[PROBLEM DETAILS]
Print all the entries verbatim.

[SUPPLIED RECORDS]
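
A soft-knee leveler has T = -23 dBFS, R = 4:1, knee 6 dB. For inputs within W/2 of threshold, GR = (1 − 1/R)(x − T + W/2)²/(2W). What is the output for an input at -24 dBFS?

x − T + W/2 = -24 − (-23) + 3 = 2.
GR = (1 − 1/4) × 2² / 12 = 0.75 × 4 / 12 = 0.25 dB.
Output = -24 − 0.25 = -24.25 dBFS.

-24.25 dBFS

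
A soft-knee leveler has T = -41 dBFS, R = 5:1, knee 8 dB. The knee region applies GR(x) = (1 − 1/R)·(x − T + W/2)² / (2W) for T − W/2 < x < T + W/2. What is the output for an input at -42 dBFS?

-42.45 dBFS

x − T + W/2 = -42 − (-41) + 4 = 3.
GR = (1 − 1/5) × 3² / 16 = 0.8 × 9 / 16 = 0.45 dB.
Output = -42 − 0.45 = -42.45 dBFS.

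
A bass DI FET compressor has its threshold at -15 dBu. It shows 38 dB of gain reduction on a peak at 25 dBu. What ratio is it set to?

Input overshoot = 25 − (-15) = 40 dB.
Output overshoot = 40 − 38 = 2 dB.
Ratio = input overshoot / output overshoot = 40 / 2 = 20.

20:1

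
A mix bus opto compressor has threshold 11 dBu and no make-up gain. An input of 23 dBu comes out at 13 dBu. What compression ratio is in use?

6:1

Input overshoot = 23 − 11 = 12 dB; output overshoot = 13 − 11 = 2 dB.
Ratio = 12 / 2 = 6.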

[ANSWER TO THE PROBLEM]
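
A soft-knee leveler has T = -23 dBFS, R = 4:1, knee 6 dB. For inputs within W/2 of threshold, GR = (1 − 1/R)(x − T + W/2)²/(2W). What is the output for an input at -24 dBFS?

x − T + W/2 = -24 − (-23) + 3 = 2.
GR = (1 − 1/4) × 2² / 12 = 0.75 × 4 / 12 = 0.25 dB.
Output = -24 − 0.25 = -24.25 dBFS.

-24.25 dBFS

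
A soft-knee leveler has T = -41 dBFS, R = 5:1, knee 8 dB. The knee region applies GR(x) = (1 − 1/R)·(x − T + W/2)² / (2W) for T − W/2 < x < T + W/2. What is the output for an input at -42 dBFS?

-42.45 dBFS

x − T + W/2 = -42 − (-41) + 4 = 3.
GR = (1 − 1/5) × 3² / 16 = 0.8 × 9 / 16 = 0.45 dB.
Output = -42 − 0.45 = -42.45 dBFS.

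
A bass DI FET compressor has its threshold at -15 dBu. It shows 38 dB of gain reduction on a peak at 25 dBu. What ratio is it set to?

Input overshoot = 25 − (-15) = 40 dB.
Output overshoot = 40 − 38 = 2 dB.
Ratio = input overshoot / output overshoot = 40 / 2 = 20.

20:1

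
A mix bus opto compressor has threshold 11 dBu and no make-up gain. An input of 23 dBu comes out at 13 dBu. What compression ratio is in use?

6:1

Input overshoot = 23 − 11 = 12 dB; output overshoot = 13 − 11 = 2 dB.
Ratio = 12 / 2 = 6.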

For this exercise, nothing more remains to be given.